(Beginning of DATA FOR THE TASK)
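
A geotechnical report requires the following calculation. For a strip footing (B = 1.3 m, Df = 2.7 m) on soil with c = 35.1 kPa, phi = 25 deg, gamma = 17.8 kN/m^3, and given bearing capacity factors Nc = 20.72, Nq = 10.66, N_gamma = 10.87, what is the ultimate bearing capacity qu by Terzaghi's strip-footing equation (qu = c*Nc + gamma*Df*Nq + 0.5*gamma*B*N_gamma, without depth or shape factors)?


Compute qu = c*Nc + gamma*Df*Nq + 0.5*gamma*B*N_gamma
Term 1: 35.1 * 20.72 = 727.272
Term 2: 17.8 * 2.7 * 10.66 = 512.3196
Term 3: 0.5 * 17.8 * 1.3 * 10.87 = 125.7659
qu = 727.272 + 512.3196 + 125.7659
qu = 1365.36 kPa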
(End of DATA FOR THE TASK)
### ASSIGNED TASK
The full listing is to be printed again exactly as it stands.

### OUTPUT FOR THIS EXERCISE
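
A geotechnical report requires the following calculation. For a strip footing (B = 1.3 m, Df = 2.7 m) on soil with c = 35.1 kPa, phi = 25 deg, gamma = 17.8 kN/m^3, and given bearing capacity factors Nc = 20.72, Nq = 10.66, N_gamma = 10.87, what is the ultimate bearing capacity qu by Terzaghi's strip-footing equation (qu = c*Nc + gamma*Df*Nq + 0.5*gamma*B*N_gamma, without depth or shape factors)?


Compute qu = c*Nc + gamma*Df*Nq + 0.5*gamma*B*N_gamma
Term 1: 35.1 * 20.72 = 727.272
Term 2: 17.8 * 2.7 * 10.66 = 512.3196
Term 3: 0.5 * 17.8 * 1.3 * 10.87 = 125.7659
qu = 727.272 + 512.3196 + 125.7659
qu = 1365.36 kPa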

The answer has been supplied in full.